**Description of the task**
Whenever the word "image" turns up in a line below, that line should be copied.

**Records shown**
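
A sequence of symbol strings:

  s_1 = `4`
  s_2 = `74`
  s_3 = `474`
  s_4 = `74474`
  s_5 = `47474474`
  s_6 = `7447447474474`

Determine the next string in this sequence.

474744747447447474474

This is a Fibonacci-style word recurrence s(k) = s(k−2)·s(k−1): e.g. 4·74 = 474.
So term 7 is 47474474·7447447474474.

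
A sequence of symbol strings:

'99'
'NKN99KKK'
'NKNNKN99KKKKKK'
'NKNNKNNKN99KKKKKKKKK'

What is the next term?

Every step adds NKN to the front and KKK to the end of the previous string.
One more step from NKNNKNNKN99KKKKKKKKK gives the answer.

NKNNKNNKNNKN99KKKKKKKKKKKK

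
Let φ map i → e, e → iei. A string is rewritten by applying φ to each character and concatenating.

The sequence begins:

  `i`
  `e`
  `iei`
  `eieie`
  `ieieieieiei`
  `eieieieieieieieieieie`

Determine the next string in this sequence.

ieieieieieieieieieieieieieieieieieieieieiei

φ(eieieieieieieieieieie) expands symbol-by-symbol to iei e iei e iei e iei e iei e iei e iei e iei e iei e iei e iei; joining the 21 pieces gives the next term.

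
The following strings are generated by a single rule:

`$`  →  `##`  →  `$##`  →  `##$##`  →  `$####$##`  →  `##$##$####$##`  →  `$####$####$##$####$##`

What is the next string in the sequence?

##$##$####$##$####$####$##$####$##

This is a Fibonacci-style word recurrence s(k) = s(k−2)·s(k−1): e.g. $·## = $##.
The next term joins ##$##$####$## and $####$####$##$####$##.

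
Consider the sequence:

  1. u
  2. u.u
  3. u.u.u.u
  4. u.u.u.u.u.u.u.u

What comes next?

Each string is two copies of the previous one joined by '.'.
Doubling u.u.u.u.u.u.u.u with '.' between the halves:

u.u.u.u.u.u.u.u.u.u.u.u.u.u.u.u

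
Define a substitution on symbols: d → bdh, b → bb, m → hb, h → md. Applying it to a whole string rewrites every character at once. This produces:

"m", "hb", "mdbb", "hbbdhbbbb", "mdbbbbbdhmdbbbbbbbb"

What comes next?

hbbdhbbbbbbbbbbbdhmdhbbdhbbbbbbbbbbbbbbbb

Applying the rule to each of the 19 symbols of mdbbbbbdhmdbbbbbbbb gives the pieces hb bdh bb bb bb bb bb bdh md hb bdh bb bb bb bb bb bb bb bb, which concatenate to the answer.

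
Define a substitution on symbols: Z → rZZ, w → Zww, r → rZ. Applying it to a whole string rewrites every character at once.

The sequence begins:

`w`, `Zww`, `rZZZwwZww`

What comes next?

Expanding rZZZwwZww: r→rZ, Z→rZZ, Z→rZZ, Z→rZZ, w→Zww, w→Zww, Z→rZZ, w→Zww, w→Zww. Concatenated: rZ rZZ rZZ rZZ Zww Zww rZZ Zww Zww.

rZrZZrZZrZZZwwZwwrZZZwwZww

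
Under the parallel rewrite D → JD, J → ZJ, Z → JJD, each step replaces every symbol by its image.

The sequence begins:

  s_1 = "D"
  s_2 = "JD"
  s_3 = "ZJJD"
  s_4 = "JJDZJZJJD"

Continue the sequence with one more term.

ZJZJJDJJDZJJJDZJZJJD

Expanding JJDZJZJJD: J→ZJ, J→ZJ, D→JD, Z→JJD, J→ZJ, Z→JJD, J→ZJ, J→ZJ, D→JD. Concatenated: ZJ ZJ JD JJD ZJ JJD ZJ ZJ JD.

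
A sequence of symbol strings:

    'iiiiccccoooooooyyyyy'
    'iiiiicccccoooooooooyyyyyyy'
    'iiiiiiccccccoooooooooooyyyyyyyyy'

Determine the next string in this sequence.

Term n consists of n+1 i's, followed by n+1 c's, followed by 2n+1 o's, followed by 2n-1 y's, where the shown terms are n = 3, 4, 5.
At n = 6 the blocks have lengths 7, 7, 13, 11.

iiiiiiicccccccoooooooooooooyyyyyyyyyyy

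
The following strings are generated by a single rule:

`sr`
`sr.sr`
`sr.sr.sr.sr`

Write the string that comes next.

s(k+1) = s(k)·.·s(k) — each term doubles the last with '.' between the halves.
Doubling sr.sr.sr.sr with '.' between the halves:

sr.sr.sr.sr.sr.sr.sr.sr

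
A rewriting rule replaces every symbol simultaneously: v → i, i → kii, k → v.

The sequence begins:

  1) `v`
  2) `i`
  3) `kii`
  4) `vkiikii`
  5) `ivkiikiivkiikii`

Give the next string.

φ(ivkiikiivkiikii) expands symbol-by-symbol to kii i v kii kii v kii kii i v kii kii v kii kii; joining the 15 pieces gives the next term.

kiiivkiikiivkiikiiivkiikiivkiikii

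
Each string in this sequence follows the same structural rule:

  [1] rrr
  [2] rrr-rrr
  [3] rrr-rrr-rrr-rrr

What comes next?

rrr-rrr-rrr-rrr-rrr-rrr-rrr-rrr

Every step duplicates the string with '-' between the halves.
So the next term is two copies of rrr-rrr-rrr-rrr with '-' between the halves.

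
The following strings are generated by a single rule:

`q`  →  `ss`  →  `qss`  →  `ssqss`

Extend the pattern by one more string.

From term 3 onward, concatenate the second-to-last term with the last: q·ss = qss, ss·qss = ssqss, …
Continuing: qss · ssqss gives term 5.

qssssqss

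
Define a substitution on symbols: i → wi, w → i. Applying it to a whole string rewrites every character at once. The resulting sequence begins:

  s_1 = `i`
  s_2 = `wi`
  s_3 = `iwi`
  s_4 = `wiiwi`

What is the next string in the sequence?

iwiwiiwi

Expanding wiiwi: w→i, i→wi, i→wi, w→i, i→wi. Concatenated: i wi wi i wi.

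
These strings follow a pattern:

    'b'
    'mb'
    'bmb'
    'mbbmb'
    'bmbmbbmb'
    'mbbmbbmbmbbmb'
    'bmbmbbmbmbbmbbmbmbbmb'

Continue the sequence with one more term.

mbbmbbmbmbbmbbmbmbbmbmbbmbbmbmbbmb

This is a Fibonacci-style word recurrence s(k) = s(k−2)·s(k−1): e.g. b·mb = bmb.
So term 8 is mbbmbbmbmbbmb·bmbmbbmbmbbmbbmbmbbmb.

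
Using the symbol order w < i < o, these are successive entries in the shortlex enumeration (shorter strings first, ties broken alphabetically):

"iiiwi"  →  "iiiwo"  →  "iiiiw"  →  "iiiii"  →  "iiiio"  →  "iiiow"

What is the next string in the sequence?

The successor of iiiow increments the rightmost position that isn't already o and resets every position after it to w.

iiioi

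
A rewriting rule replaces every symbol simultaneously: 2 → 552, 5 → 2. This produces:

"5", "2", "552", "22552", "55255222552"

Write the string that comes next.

225522255255255222552

Apply φ to 55255222552 symbol by symbol: 5→2, 5→2, 2→552, 5→2, 5→2, 2→552, 2→552, 2→552, 5→2, 5→2, 2→552; joined: 2 2 552 2 2 552 552 552 2 2 552.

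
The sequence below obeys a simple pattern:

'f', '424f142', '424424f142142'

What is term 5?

Every step adds 424 to the front and 142 to the end of the previous string.
From 424424f142142, 2 further steps: 424424f142142 → 424424424f142142142 → (answer).

424424424424f142142142142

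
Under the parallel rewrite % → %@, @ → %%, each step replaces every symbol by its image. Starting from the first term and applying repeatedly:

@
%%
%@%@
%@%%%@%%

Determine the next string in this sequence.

Apply φ to %@%%%@%% symbol by symbol: %→%@, @→%%, %→%@, %→%@, %→%@, @→%%, %→%@, %→%@; joined: %@ %% %@ %@ %@ %% %@ %@.

%@%%%@%@%@%%%@%@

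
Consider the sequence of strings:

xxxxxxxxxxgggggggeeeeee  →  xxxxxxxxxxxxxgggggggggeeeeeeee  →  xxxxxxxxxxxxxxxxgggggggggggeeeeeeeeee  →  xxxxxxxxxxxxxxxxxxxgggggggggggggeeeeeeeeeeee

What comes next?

Each string has the form x^{3n+1} g^{2n+1} e^{2n}, where the shown terms are n = 3, 4, 5, 6.
At n = 7 the blocks have lengths 22, 15, 14.

xxxxxxxxxxxxxxxxxxxxxxgggggggggggggggeeeeeeeeeeeeee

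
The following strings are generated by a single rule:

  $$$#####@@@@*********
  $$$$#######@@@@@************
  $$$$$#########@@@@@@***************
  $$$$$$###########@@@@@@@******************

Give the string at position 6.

$$$$$$$$###############@@@@@@@@@************************

Reading off run lengths: $ runs 3, 4, 5, 6; # runs 5, 7, 9, 11; @ runs 4, 5, 6, 7; * runs 9, 12, 15, 18 — each is linear in n, where the shown terms are n = 3, 4, 5, 6.
At n = 8 the blocks have lengths 8, 15, 9, 24.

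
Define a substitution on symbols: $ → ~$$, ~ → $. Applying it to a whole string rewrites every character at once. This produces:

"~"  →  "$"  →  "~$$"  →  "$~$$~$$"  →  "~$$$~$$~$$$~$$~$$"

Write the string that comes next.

Replace each of the 17 characters of ~$$$~$$~$$$~$$~$$ in place — $ ~$$ ~$$ ~$$ $ ~$$ ~$$ $ ~$$ ~$$ ~$$ $ ~$$ ~$$ $ ~$$ ~$$ — and concatenate.

$~$$~$$~$$$~$$~$$$~$$~$$~$$$~$$~$$$~$$~$$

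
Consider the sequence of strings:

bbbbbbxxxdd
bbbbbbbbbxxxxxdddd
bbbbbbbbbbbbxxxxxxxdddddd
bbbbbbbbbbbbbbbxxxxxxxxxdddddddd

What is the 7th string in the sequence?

The n-th term is 3n+3 b's then 2n+1 x's then 2n d's (n = 1, 2, …).
For term 7, n = 7, so the run lengths are 24, 15, 14.

bbbbbbbbbbbbbbbbbbbbbbbbxxxxxxxxxxxxxxxdddddddddddddd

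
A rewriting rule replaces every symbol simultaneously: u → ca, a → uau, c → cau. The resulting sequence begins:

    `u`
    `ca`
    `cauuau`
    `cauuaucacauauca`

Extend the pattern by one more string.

cauuaucacauaucacauuaucauuaucauaucacauuau

Applying the rule to each of the 15 symbols of cauuaucacauauca gives the pieces cau uau ca ca uau ca cau uau cau uau ca uau ca cau uau, which concatenate to the answer.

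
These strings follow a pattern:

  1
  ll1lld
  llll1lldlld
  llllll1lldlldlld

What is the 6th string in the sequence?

Every step adds ll to the front and lld to the end of the previous string.
From llllll1lldlldlld, 2 further steps: llllll1lldlldlld → llllllll1lldlldlldlld → (answer).

llllllllll1lldlldlldlldlld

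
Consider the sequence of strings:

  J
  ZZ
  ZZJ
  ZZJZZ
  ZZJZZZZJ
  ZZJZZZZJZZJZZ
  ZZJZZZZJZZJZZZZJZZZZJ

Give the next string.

Each term (from the third on) is the previous term followed by the one before it: term 3 = ZZ·J = ZZJ.
Continuing: ZZJZZZZJZZJZZZZJZZZZJ · ZZJZZZZJZZJZZ gives term 8.

ZZJZZZZJZZJZZZZJZZZZJZZJZZZZJZZJZZ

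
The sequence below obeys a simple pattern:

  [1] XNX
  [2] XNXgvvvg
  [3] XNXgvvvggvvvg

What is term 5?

XNXgvvvggvvvggvvvggvvvg

The strings grow by a fixed suffix gvvvg each time.
From XNXgvvvggvvvg, 2 further steps: XNXgvvvggvvvg → XNXgvvvggvvvggvvvg → (answer).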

**Response to this task**
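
Under the parallel rewrite D → JD, J → ZJ, Z → JJD, each step replaces every symbol by its image.
Under the parallel rewrite % → %@, @ → %%, each step replaces every symbol by its image. Starting from the first term and applying repeatedly: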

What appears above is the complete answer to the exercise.